DATA IN THIS EXERCISE section start

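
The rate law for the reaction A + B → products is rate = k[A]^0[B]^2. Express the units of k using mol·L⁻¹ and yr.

(mol·L⁻¹)⁻¹·yr⁻¹

Step 1: Overall order = 0 + 2 = 2.
Step 2: rate has units mol·L⁻¹·yr⁻¹; [A]^0[B]^2 has units (mol·L⁻¹)^2.
Step 3: k = rate/([A]^0[B]^2), so units of k = (mol·L⁻¹)^(1-2)·yr⁻¹ = (mol·L⁻¹)⁻¹·yr⁻¹.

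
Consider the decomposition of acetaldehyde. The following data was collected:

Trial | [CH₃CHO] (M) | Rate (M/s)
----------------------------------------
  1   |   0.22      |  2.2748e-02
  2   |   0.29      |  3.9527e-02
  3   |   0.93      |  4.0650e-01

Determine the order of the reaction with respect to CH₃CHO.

second order (2)

Step 1: Compare trials to find order n where rate₂/rate₁ = ([CH₃CHO]₂/[CH₃CHO]₁)^n
Step 2: rate₂/rate₁ = 3.9527e-02/2.2748e-02 = 1.738
Step 3: [CH₃CHO]₂/[CH₃CHO]₁ = 0.29/0.22 = 1.318
Step 4: n = ln(1.738)/ln(1.318) = 2.00 ≈ 2
Step 5: The reaction is second order in CH₃CHO.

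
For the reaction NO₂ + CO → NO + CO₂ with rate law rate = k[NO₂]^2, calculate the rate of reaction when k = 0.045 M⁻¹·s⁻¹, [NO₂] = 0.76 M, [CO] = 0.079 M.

0.02599 M/s

Step 1: The rate law is rate = k[NO₂]^2
Step 2: Note that the rate does not depend on [CO] (zero order in CO).
Step 3: rate = 0.045 × (0.76)^2 = 0.025992 M/s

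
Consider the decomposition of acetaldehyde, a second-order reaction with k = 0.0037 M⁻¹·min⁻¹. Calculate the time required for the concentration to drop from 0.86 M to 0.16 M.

1375 min

Step 1: For second-order: t = (1/[CH₃CHO] - 1/[CH₃CHO]₀)/k
Step 2: t = (1/0.16 - 1/0.86)/0.0037
Step 3: t = (6.25 - 1.163)/0.0037
Step 4: t = 5.087/0.0037 = 1375 min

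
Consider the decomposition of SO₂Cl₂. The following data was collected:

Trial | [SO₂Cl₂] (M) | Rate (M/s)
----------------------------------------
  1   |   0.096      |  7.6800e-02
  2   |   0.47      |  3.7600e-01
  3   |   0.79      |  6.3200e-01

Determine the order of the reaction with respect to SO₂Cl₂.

first order (1)

Step 1: Compare trials to find order n where rate₂/rate₁ = ([SO₂Cl₂]₂/[SO₂Cl₂]₁)^n
Step 2: rate₂/rate₁ = 3.7600e-01/7.6800e-02 = 4.896
Step 3: [SO₂Cl₂]₂/[SO₂Cl₂]₁ = 0.47/0.096 = 4.896
Step 4: n = ln(4.896)/ln(4.896) = 1.00 ≈ 1
Step 5: The reaction is first order in SO₂Cl₂.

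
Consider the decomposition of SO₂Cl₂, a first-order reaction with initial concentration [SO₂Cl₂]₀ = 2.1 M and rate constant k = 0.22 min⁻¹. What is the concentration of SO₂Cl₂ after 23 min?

0.01333 M

Step 1: For a first-order reaction: [SO₂Cl₂] = [SO₂Cl₂]₀ × e^(-kt)
Step 2: [SO₂Cl₂] = 2.1 × e^(-0.22 × 23)
Step 3: [SO₂Cl₂] = 2.1 × e^(-5.06)
Step 4: [SO₂Cl₂] = 2.1 × 0.00634556 = 0.01333 M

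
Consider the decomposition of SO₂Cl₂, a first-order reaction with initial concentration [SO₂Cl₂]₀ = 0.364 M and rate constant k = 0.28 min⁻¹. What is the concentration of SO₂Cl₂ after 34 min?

2.671e-05 M

Step 1: For a first-order reaction: [SO₂Cl₂] = [SO₂Cl₂]₀ × e^(-kt)
Step 2: [SO₂Cl₂] = 0.364 × e^(-0.28 × 34)
Step 3: [SO₂Cl₂] = 0.364 × e^(-9.52)
Step 4: [SO₂Cl₂] = 0.364 × 7.33697e-05 = 2.671e-05 M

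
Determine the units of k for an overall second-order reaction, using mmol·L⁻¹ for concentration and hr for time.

(mmol·L⁻¹)⁻¹·hr⁻¹

Step 1: For overall order n, rate = k × (concentration)^n.
Step 2: Rate has units mmol·L⁻¹·hr⁻¹; concentration term has units (mmol·L⁻¹)^2.
Step 3: k = rate / (concentration)^n, so units of k = (mmol·L⁻¹)^(1-2)·hr⁻¹ = (mmol·L⁻¹)⁻¹·hr⁻¹.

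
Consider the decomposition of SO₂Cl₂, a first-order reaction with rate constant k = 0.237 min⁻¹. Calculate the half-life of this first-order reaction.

2.925 min

Step 1: For a first-order reaction, t₁/₂ = ln(2)/k
Step 2: t₁/₂ = ln(2)/0.237
Step 3: t₁/₂ = 0.6931/0.237 = 2.925 min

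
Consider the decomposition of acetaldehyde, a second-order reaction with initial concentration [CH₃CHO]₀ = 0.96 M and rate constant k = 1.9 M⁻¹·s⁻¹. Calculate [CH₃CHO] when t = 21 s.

0.02442 M

Step 1: For a second-order reaction: 1/[CH₃CHO] = 1/[CH₃CHO]₀ + kt
Step 2: 1/[CH₃CHO] = 1/0.96 + 1.9 × 21
Step 3: 1/[CH₃CHO] = 1.042 + 39.9 = 40.94
Step 4: [CH₃CHO] = 1/40.94 = 0.02442 M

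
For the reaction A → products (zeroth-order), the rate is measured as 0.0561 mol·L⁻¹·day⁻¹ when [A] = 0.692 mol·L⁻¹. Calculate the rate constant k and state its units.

0.0561 mol·L⁻¹·day⁻¹

Step 1: For a zeroth-order reaction, rate = k (independent of concentration).
Step 2: k = rate = 0.0561 mol·L⁻¹·day⁻¹.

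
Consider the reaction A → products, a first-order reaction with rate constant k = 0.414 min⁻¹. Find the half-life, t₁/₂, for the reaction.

1.674 min

Step 1: For a first-order reaction, t₁/₂ = ln(2)/k
Step 2: t₁/₂ = ln(2)/0.414
Step 3: t₁/₂ = 0.6931/0.414 = 1.674 min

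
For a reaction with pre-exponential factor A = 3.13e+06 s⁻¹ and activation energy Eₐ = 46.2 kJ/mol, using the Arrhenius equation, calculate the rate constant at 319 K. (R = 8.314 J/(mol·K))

8.52e-02 s⁻¹

Step 1: Use the Arrhenius equation: k = A × exp(-Eₐ/RT)
Step 2: Convert Eₐ to J/mol: 46.2 kJ/mol = 46200 J/mol
Step 3: Calculate the exponent: -Eₐ/(RT) = -46200/(8.314 × 319) = -17.41972
Step 4: k = 3.13e+06 × exp(-17.41972)
Step 5: k = 3.13e+06 × 2.72089e-08 = 8.5164e-02 s⁻¹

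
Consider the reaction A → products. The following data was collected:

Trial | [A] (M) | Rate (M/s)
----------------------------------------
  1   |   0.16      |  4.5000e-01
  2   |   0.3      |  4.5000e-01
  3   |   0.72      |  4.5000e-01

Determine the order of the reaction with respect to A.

zeroth order (0)

Step 1: Compare trials - when concentration changes, rate stays constant.
Step 2: rate₂/rate₁ = 4.5000e-01/4.5000e-01 = 1
Step 3: [A]₂/[A]₁ = 0.3/0.16 = 1.875
Step 4: Since rate ratio ≈ (conc ratio)^0, the reaction is zeroth order.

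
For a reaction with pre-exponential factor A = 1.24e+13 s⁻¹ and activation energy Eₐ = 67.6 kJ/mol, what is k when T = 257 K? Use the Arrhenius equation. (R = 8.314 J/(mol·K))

2.26e-01 s⁻¹

Step 1: Use the Arrhenius equation: k = A × exp(-Eₐ/RT)
Step 2: Convert Eₐ to J/mol: 67.6 kJ/mol = 67600 J/mol
Step 3: Calculate the exponent: -Eₐ/(RT) = -67600/(8.314 × 257) = -31.63760
Step 4: k = 1.24e+13 × exp(-31.63760)
Step 5: k = 1.24e+13 × 1.81955e-14 = 2.2562e-01 s⁻¹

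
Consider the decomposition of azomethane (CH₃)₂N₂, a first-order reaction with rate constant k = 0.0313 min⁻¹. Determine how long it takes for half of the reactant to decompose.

22.15 min

Step 1: For a first-order reaction, t₁/₂ = ln(2)/k
Step 2: t₁/₂ = ln(2)/0.0313
Step 3: t₁/₂ = 0.6931/0.0313 = 22.15 min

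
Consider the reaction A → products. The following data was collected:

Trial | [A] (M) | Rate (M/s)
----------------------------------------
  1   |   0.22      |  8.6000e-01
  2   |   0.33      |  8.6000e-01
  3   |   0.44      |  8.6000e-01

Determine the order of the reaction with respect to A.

zeroth order (0)

Step 1: Compare trials - when concentration changes, rate stays constant.
Step 2: rate₂/rate₁ = 8.6000e-01/8.6000e-01 = 1
Step 3: [A]₂/[A]₁ = 0.33/0.22 = 1.5
Step 4: Since rate ratio ≈ (conc ratio)^0, the reaction is zeroth order.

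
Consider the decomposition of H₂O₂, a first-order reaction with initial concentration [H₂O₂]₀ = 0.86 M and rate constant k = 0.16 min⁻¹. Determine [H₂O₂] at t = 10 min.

0.1736 M

Step 1: For a first-order reaction: [H₂O₂] = [H₂O₂]₀ × e^(-kt)
Step 2: [H₂O₂] = 0.86 × e^(-0.16 × 10)
Step 3: [H₂O₂] = 0.86 × e^(-1.6)
Step 4: [H₂O₂] = 0.86 × 0.201897 = 0.1736 M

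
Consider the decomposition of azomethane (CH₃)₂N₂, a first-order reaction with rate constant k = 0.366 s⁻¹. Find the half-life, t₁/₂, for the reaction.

1.894 s

Step 1: For a first-order reaction, t₁/₂ = ln(2)/k
Step 2: t₁/₂ = ln(2)/0.366
Step 3: t₁/₂ = 0.6931/0.366 = 1.894 s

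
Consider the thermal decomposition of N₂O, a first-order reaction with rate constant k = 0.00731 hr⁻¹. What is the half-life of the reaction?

94.82 hr

Step 1: For a first-order reaction, t₁/₂ = ln(2)/k
Step 2: t₁/₂ = ln(2)/0.00731
Step 3: t₁/₂ = 0.6931/0.00731 = 94.82 hr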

DATA IN THIS EXERCISE section end

Pull every line containing "following" out of the entries.

_SOLUTION TO THIS TASK:_
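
Consider the decomposition of acetaldehyde. The following data was collected:
Consider the decomposition of SO₂Cl₂. The following data was collected:
Consider the reaction A → products. The following data was collected:
Consider the reaction A → products. The following data was collected: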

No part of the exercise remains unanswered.